Everything from the line containing "Transition system M: states" through the last line of the material below is to be copied exactly, ends included.
-=-=-
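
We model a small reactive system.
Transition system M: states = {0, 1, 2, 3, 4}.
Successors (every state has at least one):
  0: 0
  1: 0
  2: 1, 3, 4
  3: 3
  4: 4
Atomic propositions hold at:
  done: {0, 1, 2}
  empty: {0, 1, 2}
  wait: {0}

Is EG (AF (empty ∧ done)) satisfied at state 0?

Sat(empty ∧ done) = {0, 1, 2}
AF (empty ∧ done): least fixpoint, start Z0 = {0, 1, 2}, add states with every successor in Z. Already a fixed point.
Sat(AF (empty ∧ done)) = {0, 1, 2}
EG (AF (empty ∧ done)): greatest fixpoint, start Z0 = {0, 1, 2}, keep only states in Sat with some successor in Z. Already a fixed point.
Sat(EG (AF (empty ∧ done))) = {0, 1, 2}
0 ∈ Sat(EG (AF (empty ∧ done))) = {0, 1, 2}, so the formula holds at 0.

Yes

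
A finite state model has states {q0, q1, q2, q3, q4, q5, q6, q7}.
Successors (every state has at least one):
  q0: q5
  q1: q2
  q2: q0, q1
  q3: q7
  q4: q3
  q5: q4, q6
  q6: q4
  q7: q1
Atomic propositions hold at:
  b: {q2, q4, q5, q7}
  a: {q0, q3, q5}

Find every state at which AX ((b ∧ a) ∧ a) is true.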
-=-=-
▸ **Result of this exercise**
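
Transition system M: states = {0, 1, 2, 3, 4}.
Successors (every state has at least one):
  0: 0
  1: 0
  2: 1, 3, 4
  3: 3
  4: 4
Atomic propositions hold at:
  done: {0, 1, 2}
  empty: {0, 1, 2}
  wait: {0}

Is EG (AF (empty ∧ done)) satisfied at state 0?

Sat(empty ∧ done) = {0, 1, 2}
AF (empty ∧ done): least fixpoint, start Z0 = {0, 1, 2}, add states with every successor in Z. Already a fixed point.
Sat(AF (empty ∧ done)) = {0, 1, 2}
EG (AF (empty ∧ done)): greatest fixpoint, start Z0 = {0, 1, 2}, keep only states in Sat with some successor in Z. Already a fixed point.
Sat(EG (AF (empty ∧ done))) = {0, 1, 2}
0 ∈ Sat(EG (AF (empty ∧ done))) = {0, 1, 2}, so the formula holds at 0.

Yes

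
A finite state model has states {q0, q1, q2, q3, q4, q5, q6, q7}.
Successors (every state has at least one):
  q0: q5
  q1: q2
  q2: q0, q1
  q3: q7
  q4: q3
  q5: q4, q6
  q6: q4
  q7: q1
Atomic propositions hold at:
  b: {q2, q4, q5, q7}
  a: {q0, q3, q5}

Find every state at which AX ((b ∧ a) ∧ a) is true.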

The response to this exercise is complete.